Saved data entries:
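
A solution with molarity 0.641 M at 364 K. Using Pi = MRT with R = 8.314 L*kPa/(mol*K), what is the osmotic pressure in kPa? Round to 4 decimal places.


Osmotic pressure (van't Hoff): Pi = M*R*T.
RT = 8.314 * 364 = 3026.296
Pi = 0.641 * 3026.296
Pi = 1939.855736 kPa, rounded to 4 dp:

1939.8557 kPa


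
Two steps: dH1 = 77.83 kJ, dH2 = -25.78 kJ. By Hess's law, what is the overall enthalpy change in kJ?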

--

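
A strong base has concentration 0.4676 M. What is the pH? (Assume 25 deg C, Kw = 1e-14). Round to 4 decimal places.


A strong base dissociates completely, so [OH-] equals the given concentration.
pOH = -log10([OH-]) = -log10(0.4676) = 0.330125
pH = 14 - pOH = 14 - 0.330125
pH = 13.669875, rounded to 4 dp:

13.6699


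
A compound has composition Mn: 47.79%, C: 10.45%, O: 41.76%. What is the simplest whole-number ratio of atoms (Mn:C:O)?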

▶ [Required work]:
Give the exact lines, and only those, from the line containing "A strong base has" through the line containing "A compound has" in the entries above.

▶ [Problem solution]:
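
A strong base has concentration 0.4676 M. What is the pH? (Assume 25 deg C, Kw = 1e-14). Round to 4 decimal places.


A strong base dissociates completely, so [OH-] equals the given concentration.
pOH = -log10([OH-]) = -log10(0.4676) = 0.330125
pH = 14 - pOH = 14 - 0.330125
pH = 13.669875, rounded to 4 dp:

13.6699


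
A compound has composition Mn: 47.79%, C: 10.45%, O: 41.76%. What is the simplest whole-number ratio of atoms (Mn:C:O)?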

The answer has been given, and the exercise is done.